**TASK DESCRIPTION:**
The word "alphabet" may appear in some lines of the data; copy every such line.

**GIVEN DATA:**

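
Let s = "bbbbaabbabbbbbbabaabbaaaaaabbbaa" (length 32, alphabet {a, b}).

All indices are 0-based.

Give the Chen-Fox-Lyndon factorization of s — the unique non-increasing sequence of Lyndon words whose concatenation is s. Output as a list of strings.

emit factor 1: 'b' (i=0, period=1)
emit factor 2: 'b' (i=1, period=1)
emit factor 3: 'b' (i=2, period=1)
emit factor 4: 'b' (i=3, period=1)
emit factor 5: 'aabbabbbbbbab' (i=4, period=13)
emit factor 6: 'aabb' (i=17, period=4)
emit factor 7: 'aaaaaabbb' (i=21, period=9)
emit factor 8: 'a' (i=30, period=1)
emit factor 9: 'a' (i=31, period=1)

["b", "b", "b", "b", "aabbabbbbbbab", "aabb", "aaaaaabbb", "a", "a"]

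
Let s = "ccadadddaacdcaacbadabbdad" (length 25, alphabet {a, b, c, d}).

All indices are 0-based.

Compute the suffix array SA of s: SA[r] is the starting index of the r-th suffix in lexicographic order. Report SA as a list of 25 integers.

[13, 8, 19, 14, 9, 23, 17, 2, 4, 16, 20, 21, 12, 1, 15, 0, 10, 24, 7, 18, 22, 3, 11, 6, 5]

rank→(start, suffix):
  0 → (13, 'aacbadabbdad')
  1 → (8, 'aacdcaacbadabbdad')
  2 → (19, 'abbdad')
  3 → (14, 'acbadabbdad')
  4 → (9, 'acdcaacbadabbdad')
  5 → (23, 'ad')
  6 → (17, 'adabbdad')
  7 → (2, 'adadddaacdcaacbadabbdad')
  8 → (4, 'adddaacdcaacbadabbdad')
  9 → (16, 'badabbdad')
  10 → (20, 'bbdad')
  11 → (21, 'bdad')
  12 → (12, 'caacbadabbdad')
  13 → (1, 'cadadddaacdcaacbadabbdad')
  14 → (15, 'cbadabbdad')
  15 → (0, 'ccadadddaacdcaacbadabbdad')
  16 → (10, 'cdcaacbadabbdad')
  17 → (24, 'd')
  18 → (7, 'daacdcaacbadabbdad')
  19 → (18, 'dabbdad')
  20 → (22, 'dad')
  21 → (3, 'dadddaacdcaacbadabbdad')
  22 → (11, 'dcaacbadabbdad')
  23 → (6, 'ddaacdcaacbadabbdad')
  24 → (5, 'dddaacdcaacbadabbdad')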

**WRITTEN SOLUTION:**
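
Let s = "bbbbaabbabbbbbbabaabbaaaaaabbbaa" (length 32, alphabet {a, b}).
Let s = "ccadadddaacdcaacbadabbdad" (length 25, alphabet {a, b, c, d}).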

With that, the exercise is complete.